- [Saved data entries]
---

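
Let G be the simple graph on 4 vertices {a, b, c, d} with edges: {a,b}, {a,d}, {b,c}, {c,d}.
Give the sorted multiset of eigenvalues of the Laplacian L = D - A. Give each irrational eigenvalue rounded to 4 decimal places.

Reading degrees in the order [a, b, c, d] gives [2, 2, 2, 2]; set D = diag(2, 2, 2, 2) and form L = D - A. L is symmetric positive semidefinite, so every eigenvalue is real and nonnegative. The single zero eigenvalue shows the graph is connected.

[0, 2, 2, 4]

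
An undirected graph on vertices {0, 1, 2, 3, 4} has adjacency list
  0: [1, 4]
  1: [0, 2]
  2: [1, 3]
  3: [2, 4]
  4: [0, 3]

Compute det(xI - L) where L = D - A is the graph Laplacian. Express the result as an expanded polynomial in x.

x^5 - 10x^4 + 35x^3 - 50x^2 + 25x

With the vertex order [0, 1, 2, 3, 4], the degrees are [2, 2, 2, 2, 2], giving D = diag(2, 2, 2, 2, 2) and L = D - A. L has integer entries, so p(x) = det(xI - L) has integer coefficients. Expanding the determinant yields x^5 - 10x^4 + 35x^3 - 50x^2 + 25x. The constant term is 0 because L is singular (the all-ones vector lies in its kernel).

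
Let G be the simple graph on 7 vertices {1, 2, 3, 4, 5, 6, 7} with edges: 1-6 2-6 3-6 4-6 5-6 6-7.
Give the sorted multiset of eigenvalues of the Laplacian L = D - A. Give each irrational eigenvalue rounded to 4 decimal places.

Reading degrees in the order [1, 2, 3, 4, 5, 6, 7] gives [1, 1, 1, 1, 1, 6, 1]; set D = diag(1, 1, 1, 1, 1, 6, 1) and form L = D - A. Since every row of L sums to 0, the all-ones vector is in the kernel and 0 is an eigenvalue. The single zero eigenvalue shows the graph is connected.

[0, 1, 1, 1, 1, 1, 7]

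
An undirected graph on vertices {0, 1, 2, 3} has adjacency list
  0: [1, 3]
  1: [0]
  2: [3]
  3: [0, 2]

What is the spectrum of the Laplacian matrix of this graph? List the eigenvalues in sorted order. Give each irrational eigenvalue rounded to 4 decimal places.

[0, 0.5858, 2, 3.4142]

With the vertex order [0, 1, 2, 3], the degrees are [2, 1, 1, 2], giving D = diag(2, 1, 1, 2) and L = D - A. Diagonalising L (or applying a numerical eigensolver to the 4x4 matrix) gives the spectrum above. The eigenvalues sum to 6, which equals trace(L) = 2|E|. By the matrix-tree theorem the graph has (1/4) * product of the nonzero eigenvalues = 1 spanning tree.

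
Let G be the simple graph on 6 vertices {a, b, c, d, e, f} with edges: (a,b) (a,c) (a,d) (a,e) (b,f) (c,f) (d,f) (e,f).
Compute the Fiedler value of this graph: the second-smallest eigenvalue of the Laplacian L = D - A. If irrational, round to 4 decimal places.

2

With the vertex order [a, b, c, d, e, f], the degrees are [4, 2, 2, 2, 2, 4], giving D = diag(4, 2, 2, 2, 2, 4) and L = D - A. The sorted Laplacian eigenvalues are [0, 2, 2, 2, 4, 6]; the algebraic connectivity is the second entry, 2. By the matrix-tree theorem the graph has (1/6) * product of the nonzero eigenvalues = 32 spanning trees.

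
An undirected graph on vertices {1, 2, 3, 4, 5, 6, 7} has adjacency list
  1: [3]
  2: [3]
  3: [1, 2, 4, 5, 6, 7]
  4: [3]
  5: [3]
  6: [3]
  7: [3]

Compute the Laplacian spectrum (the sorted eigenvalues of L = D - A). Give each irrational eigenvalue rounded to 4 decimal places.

Each diagonal entry of L is the vertex degree and each off-diagonal entry is -1 where an edge is present, 0 otherwise; in the order [1, 2, 3, 4, 5, 6, 7] the diagonal is [1, 1, 6, 1, 1, 1, 1]. L is symmetric positive semidefinite, so every eigenvalue is real and nonnegative. The single zero eigenvalue shows the graph is connected. There is one zero in the spectrum, matching the 1 component. The eigenvalues sum to 12, which equals trace(L) = 2|E|.

[0, 1, 1, 1, 1, 1, 7]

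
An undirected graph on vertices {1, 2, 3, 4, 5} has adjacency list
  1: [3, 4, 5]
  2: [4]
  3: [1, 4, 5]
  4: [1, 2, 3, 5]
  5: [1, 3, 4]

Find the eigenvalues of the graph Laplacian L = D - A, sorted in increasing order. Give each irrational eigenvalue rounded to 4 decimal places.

Reading degrees in the order [1, 2, 3, 4, 5] gives [3, 1, 3, 4, 3]; set D = diag(3, 1, 3, 4, 3) and form L = D - A. L is symmetric positive semidefinite, so every eigenvalue is real and nonnegative. The largest eigenvalue, 5, is at most the vertex count 5.

[0, 1, 4, 4, 5]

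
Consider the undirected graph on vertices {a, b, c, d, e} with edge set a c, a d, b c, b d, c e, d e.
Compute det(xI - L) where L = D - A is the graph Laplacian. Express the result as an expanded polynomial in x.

x^5 - 12x^4 + 51x^3 - 92x^2 + 60x

Each diagonal entry of L is the vertex degree and each off-diagonal entry is -1 where an edge is present, 0 otherwise; in the order [a, b, c, d, e] the diagonal is [2, 2, 3, 3, 2]. L has integer entries, so p(x) = det(xI - L) has integer coefficients. Expanding the determinant yields x^5 - 12x^4 + 51x^3 - 92x^2 + 60x. The coefficient of x^4 equals -trace(L) = -12, matching the sum of degrees. The largest eigenvalue, 5, is at most the vertex count 5. There is one zero in the spectrum, matching the 1 component.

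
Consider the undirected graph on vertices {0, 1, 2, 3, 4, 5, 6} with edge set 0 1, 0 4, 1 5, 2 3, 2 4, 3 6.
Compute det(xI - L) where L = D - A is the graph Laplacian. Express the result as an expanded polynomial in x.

With the vertex order [0, 1, 2, 3, 4, 5, 6], the degrees are [2, 2, 2, 2, 2, 1, 1], giving D = diag(2, 2, 2, 2, 2, 1, 1) and L = D - A. Computing det(xI - L) by cofactor expansion (or equivalently via sum-over-permutations) gives x^7 - 12x^6 + 55x^5 - 120x^4 + 126x^3 - 56x^2 + 7x. The coefficient of x^6 equals -trace(L) = -12, matching the sum of degrees. The largest eigenvalue, 3.8019, is at most the vertex count 7.

x^7 - 12x^6 + 55x^5 - 120x^4 + 126x^3 - 56x^2 + 7x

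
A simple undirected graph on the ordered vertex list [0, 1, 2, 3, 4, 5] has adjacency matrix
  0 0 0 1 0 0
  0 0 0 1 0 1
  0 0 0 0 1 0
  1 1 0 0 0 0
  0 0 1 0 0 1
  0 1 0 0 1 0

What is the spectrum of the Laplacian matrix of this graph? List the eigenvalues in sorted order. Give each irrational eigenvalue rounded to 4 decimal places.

With the vertex order [0, 1, 2, 3, 4, 5], the degrees are [1, 2, 1, 2, 2, 2], giving D = diag(1, 2, 1, 2, 2, 2) and L = D - A. The multiplicity of 0 as a Laplacian eigenvalue equals the number of connected components. The single zero eigenvalue shows the graph is connected.

[0, 0.2679, 1, 2, 3, 3.7321]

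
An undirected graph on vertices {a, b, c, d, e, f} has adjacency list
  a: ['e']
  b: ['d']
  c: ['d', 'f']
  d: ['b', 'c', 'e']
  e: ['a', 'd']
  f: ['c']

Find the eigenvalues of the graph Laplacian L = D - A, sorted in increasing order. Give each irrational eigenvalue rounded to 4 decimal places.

With the vertex order [a, b, c, d, e, f], the degrees are [1, 1, 2, 3, 2, 1], giving D = diag(1, 1, 2, 3, 2, 1) and L = D - A. L is symmetric positive semidefinite, so every eigenvalue is real and nonnegative.

[0, 0.3820, 0.6972, 2, 2.6180, 4.3028]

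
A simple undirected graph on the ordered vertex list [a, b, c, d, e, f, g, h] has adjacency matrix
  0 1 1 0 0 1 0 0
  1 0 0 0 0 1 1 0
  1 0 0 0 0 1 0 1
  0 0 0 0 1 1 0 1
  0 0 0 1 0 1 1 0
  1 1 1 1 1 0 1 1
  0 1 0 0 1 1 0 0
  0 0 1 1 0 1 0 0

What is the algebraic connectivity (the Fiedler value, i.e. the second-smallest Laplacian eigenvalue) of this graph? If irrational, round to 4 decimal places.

Each diagonal entry of L is the vertex degree and each off-diagonal entry is -1 where an edge is present, 0 otherwise; in the order [a, b, c, d, e, f, g, h] the diagonal is [3, 3, 3, 3, 3, 7, 3, 3]. The smallest Laplacian eigenvalue is always 0. The next one, lambda_2 = 1.7530, measures how hard the graph is to disconnect: larger values mean better connectivity. The eigenvalues sum to 28, which equals trace(L) = 2|E|.

1.7530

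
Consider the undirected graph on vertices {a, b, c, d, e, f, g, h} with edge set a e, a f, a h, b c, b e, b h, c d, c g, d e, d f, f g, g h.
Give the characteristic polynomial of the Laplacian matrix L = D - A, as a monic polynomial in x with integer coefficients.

With the vertex order [a, b, c, d, e, f, g, h], the degrees are [3, 3, 3, 3, 3, 3, 3, 3], giving D = diag(3, 3, 3, 3, 3, 3, 3, 3) and L = D - A. L has integer entries, so p(x) = det(xI - L) has integer coefficients. Expanding the determinant yields x^8 - 24x^7 + 240x^6 - 1296x^5 + 4080x^4 - 7488x^3 + 7424x^2 - 3072x. Since p(0) = det(-L) = 0, x divides p(x). By the matrix-tree theorem the graph has (1/8) * product of the nonzero eigenvalues = 384 spanning trees.

x^8 - 24x^7 + 240x^6 - 1296x^5 + 4080x^4 - 7488x^3 + 7424x^2 - 3072x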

---

- [WHAT YOU WILL DO]
Copying word for word, give each line of the data above from the first one through the line containing "Let G be the simple graph on 7", and nothing else.

- [OUTPUT OF THE TASK]
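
Let G be the simple graph on 4 vertices {a, b, c, d} with edges: {a,b}, {a,d}, {b,c}, {c,d}.
Give the sorted multiset of eigenvalues of the Laplacian L = D - A. Give each irrational eigenvalue rounded to 4 decimal places.

Reading degrees in the order [a, b, c, d] gives [2, 2, 2, 2]; set D = diag(2, 2, 2, 2) and form L = D - A. L is symmetric positive semidefinite, so every eigenvalue is real and nonnegative. The single zero eigenvalue shows the graph is connected.

[0, 2, 2, 4]

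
An undirected graph on vertices {0, 1, 2, 3, 4} has adjacency list
  0: [1, 4]
  1: [0, 2]
  2: [1, 3]
  3: [2, 4]
  4: [0, 3]

Compute det(xI - L) where L = D - A is the graph Laplacian. Express the result as an expanded polynomial in x.

x^5 - 10x^4 + 35x^3 - 50x^2 + 25x

With the vertex order [0, 1, 2, 3, 4], the degrees are [2, 2, 2, 2, 2], giving D = diag(2, 2, 2, 2, 2) and L = D - A. L has integer entries, so p(x) = det(xI - L) has integer coefficients. Expanding the determinant yields x^5 - 10x^4 + 35x^3 - 50x^2 + 25x. The constant term is 0 because L is singular (the all-ones vector lies in its kernel).

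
Let G be the simple graph on 7 vertices {1, 2, 3, 4, 5, 6, 7} with edges: 1-6 2-6 3-6 4-6 5-6 6-7.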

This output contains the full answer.